## Data items
+ + +

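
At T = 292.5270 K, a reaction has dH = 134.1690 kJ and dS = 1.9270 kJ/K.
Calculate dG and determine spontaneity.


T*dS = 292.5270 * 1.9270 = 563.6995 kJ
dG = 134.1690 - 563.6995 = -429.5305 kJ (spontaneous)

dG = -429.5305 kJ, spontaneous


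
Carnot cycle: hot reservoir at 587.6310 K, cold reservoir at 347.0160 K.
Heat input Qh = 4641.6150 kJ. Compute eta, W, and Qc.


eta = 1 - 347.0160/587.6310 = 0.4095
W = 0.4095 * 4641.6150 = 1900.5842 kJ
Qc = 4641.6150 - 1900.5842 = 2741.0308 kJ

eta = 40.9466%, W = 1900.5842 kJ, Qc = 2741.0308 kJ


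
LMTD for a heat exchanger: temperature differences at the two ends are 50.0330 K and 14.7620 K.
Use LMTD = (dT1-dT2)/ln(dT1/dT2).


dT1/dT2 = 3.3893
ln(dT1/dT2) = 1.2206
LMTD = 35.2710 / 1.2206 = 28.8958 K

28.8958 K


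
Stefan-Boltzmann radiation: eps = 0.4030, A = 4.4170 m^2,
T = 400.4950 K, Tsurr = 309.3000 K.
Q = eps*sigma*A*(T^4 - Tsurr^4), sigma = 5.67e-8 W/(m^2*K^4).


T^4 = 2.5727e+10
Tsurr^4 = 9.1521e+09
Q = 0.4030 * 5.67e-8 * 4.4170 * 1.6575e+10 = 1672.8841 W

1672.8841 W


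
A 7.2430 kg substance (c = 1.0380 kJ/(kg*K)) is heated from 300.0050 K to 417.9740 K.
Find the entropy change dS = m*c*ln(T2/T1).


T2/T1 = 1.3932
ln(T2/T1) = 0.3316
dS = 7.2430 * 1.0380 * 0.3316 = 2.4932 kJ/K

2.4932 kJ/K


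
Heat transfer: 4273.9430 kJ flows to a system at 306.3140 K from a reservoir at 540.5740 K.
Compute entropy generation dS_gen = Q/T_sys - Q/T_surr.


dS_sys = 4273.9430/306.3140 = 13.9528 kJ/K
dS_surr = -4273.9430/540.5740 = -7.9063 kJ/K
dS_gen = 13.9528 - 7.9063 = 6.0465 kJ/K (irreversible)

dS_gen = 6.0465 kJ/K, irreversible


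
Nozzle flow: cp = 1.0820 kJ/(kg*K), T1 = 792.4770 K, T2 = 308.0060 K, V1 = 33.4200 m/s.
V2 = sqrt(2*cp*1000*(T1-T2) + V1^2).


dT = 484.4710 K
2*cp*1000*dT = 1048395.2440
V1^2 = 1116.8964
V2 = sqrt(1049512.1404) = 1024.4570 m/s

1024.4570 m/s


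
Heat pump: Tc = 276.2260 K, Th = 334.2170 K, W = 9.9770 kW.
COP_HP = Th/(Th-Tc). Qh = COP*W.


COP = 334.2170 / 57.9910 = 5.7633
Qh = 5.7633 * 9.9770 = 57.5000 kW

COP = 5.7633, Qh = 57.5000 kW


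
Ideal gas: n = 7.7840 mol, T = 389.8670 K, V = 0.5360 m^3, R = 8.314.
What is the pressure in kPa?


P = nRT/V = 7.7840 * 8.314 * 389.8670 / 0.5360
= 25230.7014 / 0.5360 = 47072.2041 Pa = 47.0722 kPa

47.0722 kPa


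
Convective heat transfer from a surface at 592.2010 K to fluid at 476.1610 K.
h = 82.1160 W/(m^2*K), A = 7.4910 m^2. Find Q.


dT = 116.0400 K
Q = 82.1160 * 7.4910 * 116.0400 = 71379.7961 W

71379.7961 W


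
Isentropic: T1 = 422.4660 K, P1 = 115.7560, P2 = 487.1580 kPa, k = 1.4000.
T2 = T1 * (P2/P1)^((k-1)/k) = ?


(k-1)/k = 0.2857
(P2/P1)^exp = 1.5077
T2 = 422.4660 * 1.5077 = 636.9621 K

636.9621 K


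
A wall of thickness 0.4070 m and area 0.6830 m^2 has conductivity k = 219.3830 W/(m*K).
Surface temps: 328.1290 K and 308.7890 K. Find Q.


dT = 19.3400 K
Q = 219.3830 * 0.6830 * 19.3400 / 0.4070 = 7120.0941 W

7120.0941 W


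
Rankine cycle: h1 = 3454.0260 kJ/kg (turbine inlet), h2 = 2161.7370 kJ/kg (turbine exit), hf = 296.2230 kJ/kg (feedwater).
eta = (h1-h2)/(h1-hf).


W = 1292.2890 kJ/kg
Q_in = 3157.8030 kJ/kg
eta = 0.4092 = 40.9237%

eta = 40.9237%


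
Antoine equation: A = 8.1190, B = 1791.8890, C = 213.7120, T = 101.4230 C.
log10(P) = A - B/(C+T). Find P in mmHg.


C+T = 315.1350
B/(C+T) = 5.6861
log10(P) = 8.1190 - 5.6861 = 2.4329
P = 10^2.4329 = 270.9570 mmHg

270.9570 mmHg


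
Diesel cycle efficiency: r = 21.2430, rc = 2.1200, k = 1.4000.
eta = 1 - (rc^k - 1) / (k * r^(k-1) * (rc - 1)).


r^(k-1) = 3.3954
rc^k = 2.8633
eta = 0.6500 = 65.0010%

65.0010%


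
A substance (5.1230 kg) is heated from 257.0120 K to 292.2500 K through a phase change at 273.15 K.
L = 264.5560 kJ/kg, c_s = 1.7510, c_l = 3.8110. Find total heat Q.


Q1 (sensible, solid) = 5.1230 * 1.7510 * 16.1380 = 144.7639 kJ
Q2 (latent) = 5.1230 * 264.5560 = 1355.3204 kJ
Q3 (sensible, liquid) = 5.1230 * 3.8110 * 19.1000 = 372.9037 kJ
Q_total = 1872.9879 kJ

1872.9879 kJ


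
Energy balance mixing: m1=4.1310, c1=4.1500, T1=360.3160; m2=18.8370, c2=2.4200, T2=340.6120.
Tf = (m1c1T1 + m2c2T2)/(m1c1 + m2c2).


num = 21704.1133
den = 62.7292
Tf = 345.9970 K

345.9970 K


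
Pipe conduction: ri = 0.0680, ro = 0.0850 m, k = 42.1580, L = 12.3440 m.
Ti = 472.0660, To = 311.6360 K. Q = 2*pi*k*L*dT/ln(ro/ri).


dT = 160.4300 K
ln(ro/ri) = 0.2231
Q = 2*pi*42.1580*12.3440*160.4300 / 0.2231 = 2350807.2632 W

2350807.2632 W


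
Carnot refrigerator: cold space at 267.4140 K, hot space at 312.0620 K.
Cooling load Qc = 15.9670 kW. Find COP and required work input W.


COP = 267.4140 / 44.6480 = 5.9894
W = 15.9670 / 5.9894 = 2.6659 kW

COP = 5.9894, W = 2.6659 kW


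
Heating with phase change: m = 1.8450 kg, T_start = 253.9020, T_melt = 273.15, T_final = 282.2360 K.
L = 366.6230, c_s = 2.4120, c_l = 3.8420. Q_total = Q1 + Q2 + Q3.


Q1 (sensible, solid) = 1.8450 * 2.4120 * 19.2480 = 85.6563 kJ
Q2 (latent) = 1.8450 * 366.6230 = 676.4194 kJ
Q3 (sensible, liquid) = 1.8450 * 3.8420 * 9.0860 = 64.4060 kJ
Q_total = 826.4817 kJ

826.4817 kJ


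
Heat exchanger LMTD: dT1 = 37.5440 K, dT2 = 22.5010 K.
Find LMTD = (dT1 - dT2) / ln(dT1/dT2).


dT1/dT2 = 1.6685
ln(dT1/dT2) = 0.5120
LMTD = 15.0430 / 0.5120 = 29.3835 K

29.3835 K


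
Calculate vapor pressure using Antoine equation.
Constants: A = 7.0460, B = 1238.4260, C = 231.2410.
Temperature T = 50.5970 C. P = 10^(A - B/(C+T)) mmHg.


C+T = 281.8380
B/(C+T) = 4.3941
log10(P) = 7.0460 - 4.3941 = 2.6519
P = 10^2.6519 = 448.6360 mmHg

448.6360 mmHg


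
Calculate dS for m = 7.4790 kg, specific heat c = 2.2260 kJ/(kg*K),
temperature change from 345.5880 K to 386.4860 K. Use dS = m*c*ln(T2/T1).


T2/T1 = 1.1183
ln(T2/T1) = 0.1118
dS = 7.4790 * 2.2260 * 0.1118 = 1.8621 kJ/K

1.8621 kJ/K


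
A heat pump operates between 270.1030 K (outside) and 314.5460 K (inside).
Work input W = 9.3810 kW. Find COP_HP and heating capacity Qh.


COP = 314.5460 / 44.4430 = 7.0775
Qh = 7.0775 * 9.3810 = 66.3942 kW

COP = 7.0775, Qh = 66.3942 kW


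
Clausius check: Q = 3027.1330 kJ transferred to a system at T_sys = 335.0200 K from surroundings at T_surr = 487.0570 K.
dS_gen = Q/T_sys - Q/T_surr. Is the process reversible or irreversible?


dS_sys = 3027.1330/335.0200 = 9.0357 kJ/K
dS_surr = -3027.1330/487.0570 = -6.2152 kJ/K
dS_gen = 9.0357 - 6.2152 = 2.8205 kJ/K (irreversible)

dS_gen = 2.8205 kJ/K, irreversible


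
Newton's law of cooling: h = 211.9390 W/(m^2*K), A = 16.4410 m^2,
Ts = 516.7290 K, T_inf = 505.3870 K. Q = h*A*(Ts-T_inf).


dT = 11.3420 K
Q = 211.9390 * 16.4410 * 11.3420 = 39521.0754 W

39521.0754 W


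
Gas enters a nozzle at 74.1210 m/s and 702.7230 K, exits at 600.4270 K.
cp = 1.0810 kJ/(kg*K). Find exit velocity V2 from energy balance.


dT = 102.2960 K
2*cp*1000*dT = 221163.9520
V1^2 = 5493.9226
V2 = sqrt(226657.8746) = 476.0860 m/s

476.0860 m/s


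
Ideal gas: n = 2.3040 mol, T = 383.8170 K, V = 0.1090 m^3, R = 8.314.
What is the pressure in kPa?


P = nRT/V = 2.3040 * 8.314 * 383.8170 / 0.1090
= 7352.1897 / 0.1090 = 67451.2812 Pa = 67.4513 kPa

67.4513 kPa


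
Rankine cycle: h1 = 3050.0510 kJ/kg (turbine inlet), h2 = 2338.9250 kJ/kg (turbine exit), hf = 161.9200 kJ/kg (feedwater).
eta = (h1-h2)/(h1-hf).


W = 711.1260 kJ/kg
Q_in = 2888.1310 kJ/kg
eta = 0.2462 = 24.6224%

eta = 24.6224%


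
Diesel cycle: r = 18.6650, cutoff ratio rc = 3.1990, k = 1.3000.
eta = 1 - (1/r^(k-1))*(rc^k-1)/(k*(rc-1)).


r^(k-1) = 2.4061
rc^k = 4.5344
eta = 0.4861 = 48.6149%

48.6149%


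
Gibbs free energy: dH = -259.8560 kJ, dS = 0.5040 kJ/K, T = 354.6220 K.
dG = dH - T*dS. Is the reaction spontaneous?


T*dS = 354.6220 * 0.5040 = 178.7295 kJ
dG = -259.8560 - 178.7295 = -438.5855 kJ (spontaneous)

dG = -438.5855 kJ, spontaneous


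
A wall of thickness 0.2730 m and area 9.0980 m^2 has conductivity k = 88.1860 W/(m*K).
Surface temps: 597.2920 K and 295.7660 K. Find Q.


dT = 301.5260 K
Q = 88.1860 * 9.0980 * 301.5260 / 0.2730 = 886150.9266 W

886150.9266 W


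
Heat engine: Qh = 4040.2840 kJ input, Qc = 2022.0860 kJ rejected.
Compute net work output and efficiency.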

+ + +

## What the task requires
Lines that include the word "system" are to be extracted from the data above.

## Answer space
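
Heat transfer: 4273.9430 kJ flows to a system at 306.3140 K from a reservoir at 540.5740 K.
Clausius check: Q = 3027.1330 kJ transferred to a system at T_sys = 335.0200 K from surroundings at T_surr = 487.0570 K.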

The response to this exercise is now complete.